==== GIVEN ENTRIES

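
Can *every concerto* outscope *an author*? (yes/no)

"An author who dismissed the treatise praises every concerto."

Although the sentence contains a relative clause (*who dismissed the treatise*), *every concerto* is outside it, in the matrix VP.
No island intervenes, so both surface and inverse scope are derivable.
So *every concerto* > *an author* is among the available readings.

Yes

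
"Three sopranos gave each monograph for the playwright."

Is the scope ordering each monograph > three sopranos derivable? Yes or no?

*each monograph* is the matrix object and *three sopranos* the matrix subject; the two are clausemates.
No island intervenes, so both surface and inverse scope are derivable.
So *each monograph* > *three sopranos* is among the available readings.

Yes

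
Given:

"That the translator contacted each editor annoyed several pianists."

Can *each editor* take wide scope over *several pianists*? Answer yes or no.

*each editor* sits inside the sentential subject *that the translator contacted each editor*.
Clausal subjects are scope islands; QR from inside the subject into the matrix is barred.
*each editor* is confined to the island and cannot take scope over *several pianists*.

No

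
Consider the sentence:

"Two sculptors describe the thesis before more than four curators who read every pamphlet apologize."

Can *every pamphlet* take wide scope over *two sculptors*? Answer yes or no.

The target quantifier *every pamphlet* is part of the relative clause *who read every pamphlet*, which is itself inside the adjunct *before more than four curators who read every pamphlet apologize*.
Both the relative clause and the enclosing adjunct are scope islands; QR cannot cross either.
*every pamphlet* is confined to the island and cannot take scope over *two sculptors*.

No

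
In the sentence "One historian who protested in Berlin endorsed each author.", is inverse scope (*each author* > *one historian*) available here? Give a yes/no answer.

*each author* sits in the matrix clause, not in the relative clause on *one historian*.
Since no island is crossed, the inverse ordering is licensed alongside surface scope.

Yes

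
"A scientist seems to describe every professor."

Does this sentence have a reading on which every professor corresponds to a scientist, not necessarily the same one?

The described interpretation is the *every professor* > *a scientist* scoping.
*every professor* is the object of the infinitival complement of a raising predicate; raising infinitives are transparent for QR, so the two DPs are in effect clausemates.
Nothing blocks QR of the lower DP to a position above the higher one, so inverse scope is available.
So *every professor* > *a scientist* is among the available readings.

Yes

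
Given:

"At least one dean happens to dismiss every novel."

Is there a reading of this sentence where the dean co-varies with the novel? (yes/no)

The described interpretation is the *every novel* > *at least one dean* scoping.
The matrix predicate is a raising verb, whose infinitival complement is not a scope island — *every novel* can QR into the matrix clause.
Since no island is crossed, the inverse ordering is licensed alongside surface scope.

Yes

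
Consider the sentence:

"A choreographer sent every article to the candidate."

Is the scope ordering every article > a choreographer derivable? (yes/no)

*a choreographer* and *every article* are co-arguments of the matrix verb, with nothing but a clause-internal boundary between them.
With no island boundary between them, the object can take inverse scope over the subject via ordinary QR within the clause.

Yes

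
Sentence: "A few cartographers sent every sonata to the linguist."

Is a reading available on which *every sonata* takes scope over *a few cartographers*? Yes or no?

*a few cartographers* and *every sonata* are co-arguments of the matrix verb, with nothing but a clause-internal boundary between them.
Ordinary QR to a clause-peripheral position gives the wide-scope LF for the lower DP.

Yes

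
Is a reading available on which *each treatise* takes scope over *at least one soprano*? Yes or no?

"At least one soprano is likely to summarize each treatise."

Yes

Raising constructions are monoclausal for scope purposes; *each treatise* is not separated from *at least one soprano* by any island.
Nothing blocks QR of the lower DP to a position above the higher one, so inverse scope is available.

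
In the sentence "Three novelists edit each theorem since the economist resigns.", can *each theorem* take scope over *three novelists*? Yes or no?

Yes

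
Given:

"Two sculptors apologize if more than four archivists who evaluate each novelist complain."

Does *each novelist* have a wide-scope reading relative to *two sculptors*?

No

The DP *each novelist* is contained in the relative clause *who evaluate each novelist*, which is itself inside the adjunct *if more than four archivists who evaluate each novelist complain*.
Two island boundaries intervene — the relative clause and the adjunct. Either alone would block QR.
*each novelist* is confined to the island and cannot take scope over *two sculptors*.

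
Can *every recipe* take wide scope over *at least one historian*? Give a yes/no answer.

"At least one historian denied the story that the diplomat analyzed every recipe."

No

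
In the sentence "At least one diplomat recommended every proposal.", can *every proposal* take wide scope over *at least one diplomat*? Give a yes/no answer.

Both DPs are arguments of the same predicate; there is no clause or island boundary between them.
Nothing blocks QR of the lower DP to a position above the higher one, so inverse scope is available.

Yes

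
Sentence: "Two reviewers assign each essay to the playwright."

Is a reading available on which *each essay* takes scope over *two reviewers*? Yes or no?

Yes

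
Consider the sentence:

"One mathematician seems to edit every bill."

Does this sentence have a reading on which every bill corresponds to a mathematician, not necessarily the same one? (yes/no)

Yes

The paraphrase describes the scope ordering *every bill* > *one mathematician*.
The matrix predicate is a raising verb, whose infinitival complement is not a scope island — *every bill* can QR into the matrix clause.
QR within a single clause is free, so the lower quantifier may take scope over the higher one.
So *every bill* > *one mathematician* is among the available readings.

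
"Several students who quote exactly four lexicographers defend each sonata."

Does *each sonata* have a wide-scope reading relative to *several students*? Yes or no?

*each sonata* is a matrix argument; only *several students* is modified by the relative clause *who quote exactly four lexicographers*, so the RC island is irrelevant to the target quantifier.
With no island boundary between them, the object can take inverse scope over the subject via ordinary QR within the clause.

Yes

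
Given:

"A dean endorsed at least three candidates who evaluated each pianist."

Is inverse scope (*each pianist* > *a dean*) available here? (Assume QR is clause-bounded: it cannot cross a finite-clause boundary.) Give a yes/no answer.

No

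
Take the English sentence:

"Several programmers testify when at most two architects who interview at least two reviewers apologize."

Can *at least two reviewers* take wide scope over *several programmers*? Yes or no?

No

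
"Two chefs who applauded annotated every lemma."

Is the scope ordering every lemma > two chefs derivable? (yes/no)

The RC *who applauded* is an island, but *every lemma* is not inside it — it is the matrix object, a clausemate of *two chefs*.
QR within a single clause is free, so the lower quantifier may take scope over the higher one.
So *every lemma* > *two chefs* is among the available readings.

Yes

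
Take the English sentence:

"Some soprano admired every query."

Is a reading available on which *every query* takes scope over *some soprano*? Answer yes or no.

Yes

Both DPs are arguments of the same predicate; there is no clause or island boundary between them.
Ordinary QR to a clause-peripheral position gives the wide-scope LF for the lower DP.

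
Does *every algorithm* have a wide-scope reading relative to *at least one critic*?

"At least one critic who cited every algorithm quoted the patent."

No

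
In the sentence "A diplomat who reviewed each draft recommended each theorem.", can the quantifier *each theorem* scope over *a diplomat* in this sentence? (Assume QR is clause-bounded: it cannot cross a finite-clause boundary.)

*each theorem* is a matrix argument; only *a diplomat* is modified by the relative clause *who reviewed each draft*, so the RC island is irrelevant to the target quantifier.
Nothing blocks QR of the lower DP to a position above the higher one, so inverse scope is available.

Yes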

========

WORK INSTRUCTIONS
Each line of the data has to be written out exactly as it appears.

EXERCISE OUTPUT
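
Can *every concerto* outscope *an author*? (yes/no)

"An author who dismissed the treatise praises every concerto."

Although the sentence contains a relative clause (*who dismissed the treatise*), *every concerto* is outside it, in the matrix VP.
No island intervenes, so both surface and inverse scope are derivable.
So *every concerto* > *an author* is among the available readings.

Yes

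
"Three sopranos gave each monograph for the playwright."

Is the scope ordering each monograph > three sopranos derivable? Yes or no?

*each monograph* is the matrix object and *three sopranos* the matrix subject; the two are clausemates.
No island intervenes, so both surface and inverse scope are derivable.
So *each monograph* > *three sopranos* is among the available readings.

Yes

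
Given:

"That the translator contacted each editor annoyed several pianists."

Can *each editor* take wide scope over *several pianists*? Answer yes or no.

*each editor* sits inside the sentential subject *that the translator contacted each editor*.
Clausal subjects are scope islands; QR from inside the subject into the matrix is barred.
*each editor* is confined to the island and cannot take scope over *several pianists*.

No

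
Consider the sentence:

"Two sculptors describe the thesis before more than four curators who read every pamphlet apologize."

Can *every pamphlet* take wide scope over *two sculptors*? Answer yes or no.

The target quantifier *every pamphlet* is part of the relative clause *who read every pamphlet*, which is itself inside the adjunct *before more than four curators who read every pamphlet apologize*.
Both the relative clause and the enclosing adjunct are scope islands; QR cannot cross either.
*every pamphlet* is confined to the island and cannot take scope over *two sculptors*.

No

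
In the sentence "One historian who protested in Berlin endorsed each author.", is inverse scope (*each author* > *one historian*) available here? Give a yes/no answer.

*each author* sits in the matrix clause, not in the relative clause on *one historian*.
Since no island is crossed, the inverse ordering is licensed alongside surface scope.

Yes

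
"A scientist seems to describe every professor."

Does this sentence have a reading on which every professor corresponds to a scientist, not necessarily the same one?

The described interpretation is the *every professor* > *a scientist* scoping.
*every professor* is the object of the infinitival complement of a raising predicate; raising infinitives are transparent for QR, so the two DPs are in effect clausemates.
Nothing blocks QR of the lower DP to a position above the higher one, so inverse scope is available.
So *every professor* > *a scientist* is among the available readings.

Yes

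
Given:

"At least one dean happens to dismiss every novel."

Is there a reading of this sentence where the dean co-varies with the novel? (yes/no)

The described interpretation is the *every novel* > *at least one dean* scoping.
The matrix predicate is a raising verb, whose infinitival complement is not a scope island — *every novel* can QR into the matrix clause.
Since no island is crossed, the inverse ordering is licensed alongside surface scope.

Yes

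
Consider the sentence:

"A choreographer sent every article to the candidate."

Is the scope ordering every article > a choreographer derivable? (yes/no)

*a choreographer* and *every article* are co-arguments of the matrix verb, with nothing but a clause-internal boundary between them.
With no island boundary between them, the object can take inverse scope over the subject via ordinary QR within the clause.

Yes

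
Sentence: "A few cartographers sent every sonata to the linguist."

Is a reading available on which *every sonata* takes scope over *a few cartographers*? Yes or no?

*a few cartographers* and *every sonata* are co-arguments of the matrix verb, with nothing but a clause-internal boundary between them.
Ordinary QR to a clause-peripheral position gives the wide-scope LF for the lower DP.

Yes

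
Is a reading available on which *each treatise* takes scope over *at least one soprano*? Yes or no?

"At least one soprano is likely to summarize each treatise."

Yes

Raising constructions are monoclausal for scope purposes; *each treatise* is not separated from *at least one soprano* by any island.
Nothing blocks QR of the lower DP to a position above the higher one, so inverse scope is available.

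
In the sentence "Three novelists edit each theorem since the economist resigns.", can *each theorem* take scope over *three novelists*? Yes or no?

Yes

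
Given:

"Two sculptors apologize if more than four archivists who evaluate each novelist complain."

Does *each novelist* have a wide-scope reading relative to *two sculptors*?

No

The DP *each novelist* is contained in the relative clause *who evaluate each novelist*, which is itself inside the adjunct *if more than four archivists who evaluate each novelist complain*.
Two island boundaries intervene — the relative clause and the adjunct. Either alone would block QR.
*each novelist* is confined to the island and cannot take scope over *two sculptors*.

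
Can *every recipe* take wide scope over *at least one historian*? Give a yes/no answer.

"At least one historian denied the story that the diplomat analyzed every recipe."

No

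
In the sentence "At least one diplomat recommended every proposal.", can *every proposal* take wide scope over *at least one diplomat*? Give a yes/no answer.

Both DPs are arguments of the same predicate; there is no clause or island boundary between them.
Nothing blocks QR of the lower DP to a position above the higher one, so inverse scope is available.

Yes

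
Sentence: "Two reviewers assign each essay to the playwright."

Is a reading available on which *each essay* takes scope over *two reviewers*? Yes or no?

Yes

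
Consider the sentence:

"One mathematician seems to edit every bill."

Does this sentence have a reading on which every bill corresponds to a mathematician, not necessarily the same one? (yes/no)

Yes

The paraphrase describes the scope ordering *every bill* > *one mathematician*.
The matrix predicate is a raising verb, whose infinitival complement is not a scope island — *every bill* can QR into the matrix clause.
QR within a single clause is free, so the lower quantifier may take scope over the higher one.
So *every bill* > *one mathematician* is among the available readings.

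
"Several students who quote exactly four lexicographers defend each sonata."

Does *each sonata* have a wide-scope reading relative to *several students*? Yes or no?

*each sonata* is a matrix argument; only *several students* is modified by the relative clause *who quote exactly four lexicographers*, so the RC island is irrelevant to the target quantifier.
With no island boundary between them, the object can take inverse scope over the subject via ordinary QR within the clause.

Yes

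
Given:

"A dean endorsed at least three candidates who evaluated each pianist."

Is inverse scope (*each pianist* > *a dean*) available here? (Assume QR is clause-bounded: it cannot cross a finite-clause boundary.) Give a yes/no answer.

No

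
Take the English sentence:

"Several programmers testify when at most two architects who interview at least two reviewers apologize."

Can *at least two reviewers* take wide scope over *several programmers*? Yes or no?

No

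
"Two chefs who applauded annotated every lemma."

Is the scope ordering every lemma > two chefs derivable? (yes/no)

The RC *who applauded* is an island, but *every lemma* is not inside it — it is the matrix object, a clausemate of *two chefs*.
QR within a single clause is free, so the lower quantifier may take scope over the higher one.
So *every lemma* > *two chefs* is among the available readings.

Yes

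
Take the English sentence:

"Some soprano admired every query."

Is a reading available on which *every query* takes scope over *some soprano*? Answer yes or no.

Yes

Both DPs are arguments of the same predicate; there is no clause or island boundary between them.
Ordinary QR to a clause-peripheral position gives the wide-scope LF for the lower DP.

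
Does *every algorithm* have a wide-scope reading relative to *at least one critic*?

"At least one critic who cited every algorithm quoted the patent."

No

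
In the sentence "A diplomat who reviewed each draft recommended each theorem.", can the quantifier *each theorem* scope over *a diplomat* in this sentence? (Assume QR is clause-bounded: it cannot cross a finite-clause boundary.)

*each theorem* is a matrix argument; only *a diplomat* is modified by the relative clause *who reviewed each draft*, so the RC island is irrelevant to the target quantifier.
Nothing blocks QR of the lower DP to a position above the higher one, so inverse scope is available.

Yes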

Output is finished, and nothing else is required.